Task item: The records follow. Filter them to the lines that hold "normal".

Available records:
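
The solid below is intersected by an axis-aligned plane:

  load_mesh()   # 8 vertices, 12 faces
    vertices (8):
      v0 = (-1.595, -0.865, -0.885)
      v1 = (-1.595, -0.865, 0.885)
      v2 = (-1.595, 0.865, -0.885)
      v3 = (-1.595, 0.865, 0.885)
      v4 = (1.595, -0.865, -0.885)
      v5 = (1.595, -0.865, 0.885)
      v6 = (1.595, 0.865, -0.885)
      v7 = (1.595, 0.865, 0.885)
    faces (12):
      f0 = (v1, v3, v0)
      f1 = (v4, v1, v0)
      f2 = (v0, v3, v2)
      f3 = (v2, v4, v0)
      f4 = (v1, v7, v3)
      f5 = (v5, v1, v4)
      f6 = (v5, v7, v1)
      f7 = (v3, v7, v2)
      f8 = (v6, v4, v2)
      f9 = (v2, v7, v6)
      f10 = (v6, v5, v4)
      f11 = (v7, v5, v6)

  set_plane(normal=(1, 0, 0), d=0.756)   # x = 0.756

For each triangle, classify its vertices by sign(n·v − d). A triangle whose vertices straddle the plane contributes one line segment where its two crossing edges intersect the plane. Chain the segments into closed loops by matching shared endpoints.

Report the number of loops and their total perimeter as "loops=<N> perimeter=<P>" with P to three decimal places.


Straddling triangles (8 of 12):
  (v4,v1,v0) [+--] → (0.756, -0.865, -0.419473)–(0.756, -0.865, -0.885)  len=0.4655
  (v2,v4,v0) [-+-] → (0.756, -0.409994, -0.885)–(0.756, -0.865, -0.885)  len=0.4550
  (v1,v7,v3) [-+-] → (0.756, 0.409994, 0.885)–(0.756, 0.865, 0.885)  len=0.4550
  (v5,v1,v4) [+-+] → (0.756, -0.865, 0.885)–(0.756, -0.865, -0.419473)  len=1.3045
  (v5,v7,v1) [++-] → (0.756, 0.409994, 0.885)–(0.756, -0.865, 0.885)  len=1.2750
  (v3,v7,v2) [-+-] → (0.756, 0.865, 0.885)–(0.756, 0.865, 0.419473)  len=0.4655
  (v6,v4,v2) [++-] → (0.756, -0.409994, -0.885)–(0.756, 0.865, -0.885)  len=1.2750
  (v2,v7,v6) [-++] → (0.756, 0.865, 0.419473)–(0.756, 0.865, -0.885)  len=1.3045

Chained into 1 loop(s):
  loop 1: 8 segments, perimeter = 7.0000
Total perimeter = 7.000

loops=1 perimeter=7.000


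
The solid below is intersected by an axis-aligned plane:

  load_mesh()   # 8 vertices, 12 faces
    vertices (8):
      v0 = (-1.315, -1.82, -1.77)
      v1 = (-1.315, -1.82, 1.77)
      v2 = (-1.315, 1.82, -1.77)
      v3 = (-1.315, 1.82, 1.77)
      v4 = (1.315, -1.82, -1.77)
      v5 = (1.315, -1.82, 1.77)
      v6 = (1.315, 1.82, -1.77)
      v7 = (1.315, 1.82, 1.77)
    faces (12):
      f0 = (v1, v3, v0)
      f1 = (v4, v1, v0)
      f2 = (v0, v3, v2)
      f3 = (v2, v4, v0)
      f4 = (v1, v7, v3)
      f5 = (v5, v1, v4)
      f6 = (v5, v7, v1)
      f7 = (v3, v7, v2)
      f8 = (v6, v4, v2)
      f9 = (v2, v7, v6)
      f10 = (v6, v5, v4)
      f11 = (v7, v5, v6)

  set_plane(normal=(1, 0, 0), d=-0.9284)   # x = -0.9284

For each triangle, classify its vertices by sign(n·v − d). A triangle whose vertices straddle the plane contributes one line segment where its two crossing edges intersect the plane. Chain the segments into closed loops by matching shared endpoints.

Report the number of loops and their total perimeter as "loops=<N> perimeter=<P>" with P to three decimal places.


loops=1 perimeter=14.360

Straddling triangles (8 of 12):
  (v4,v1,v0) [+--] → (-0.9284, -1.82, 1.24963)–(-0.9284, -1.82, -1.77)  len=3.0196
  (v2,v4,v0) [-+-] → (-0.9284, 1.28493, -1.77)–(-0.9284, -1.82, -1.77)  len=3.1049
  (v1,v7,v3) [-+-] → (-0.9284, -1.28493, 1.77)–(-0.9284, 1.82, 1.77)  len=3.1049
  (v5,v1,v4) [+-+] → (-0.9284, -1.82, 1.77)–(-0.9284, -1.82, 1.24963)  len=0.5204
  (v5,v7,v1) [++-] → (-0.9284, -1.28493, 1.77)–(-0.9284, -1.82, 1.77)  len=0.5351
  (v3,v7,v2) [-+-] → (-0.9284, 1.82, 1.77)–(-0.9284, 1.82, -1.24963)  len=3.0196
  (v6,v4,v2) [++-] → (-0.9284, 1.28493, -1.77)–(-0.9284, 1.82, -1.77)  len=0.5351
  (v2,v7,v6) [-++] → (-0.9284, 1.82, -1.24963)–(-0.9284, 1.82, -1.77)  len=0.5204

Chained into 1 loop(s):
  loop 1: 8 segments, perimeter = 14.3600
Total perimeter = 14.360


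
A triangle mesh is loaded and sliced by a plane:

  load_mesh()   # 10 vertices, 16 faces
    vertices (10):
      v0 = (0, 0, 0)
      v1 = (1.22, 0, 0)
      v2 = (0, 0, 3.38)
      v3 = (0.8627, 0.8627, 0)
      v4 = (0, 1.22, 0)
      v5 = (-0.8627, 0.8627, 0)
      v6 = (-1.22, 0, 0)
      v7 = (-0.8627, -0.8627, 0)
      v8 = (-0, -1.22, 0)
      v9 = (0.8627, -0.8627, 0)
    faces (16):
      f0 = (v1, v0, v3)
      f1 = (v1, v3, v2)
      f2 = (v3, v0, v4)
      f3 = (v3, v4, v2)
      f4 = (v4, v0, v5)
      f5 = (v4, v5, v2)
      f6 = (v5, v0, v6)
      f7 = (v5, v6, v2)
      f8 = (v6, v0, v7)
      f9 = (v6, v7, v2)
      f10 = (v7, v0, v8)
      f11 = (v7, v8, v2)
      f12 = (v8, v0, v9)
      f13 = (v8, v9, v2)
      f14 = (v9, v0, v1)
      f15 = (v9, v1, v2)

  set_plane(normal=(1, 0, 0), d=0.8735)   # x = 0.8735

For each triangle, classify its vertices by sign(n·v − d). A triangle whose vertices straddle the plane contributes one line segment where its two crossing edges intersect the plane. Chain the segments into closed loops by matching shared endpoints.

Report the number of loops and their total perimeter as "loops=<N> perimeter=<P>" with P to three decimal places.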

Finished task:
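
  set_plane(normal=(1, 0, 0), d=0.756)   # x = 0.756
  set_plane(normal=(1, 0, 0), d=-0.9284)   # x = -0.9284
  set_plane(normal=(1, 0, 0), d=0.8735)   # x = 0.8735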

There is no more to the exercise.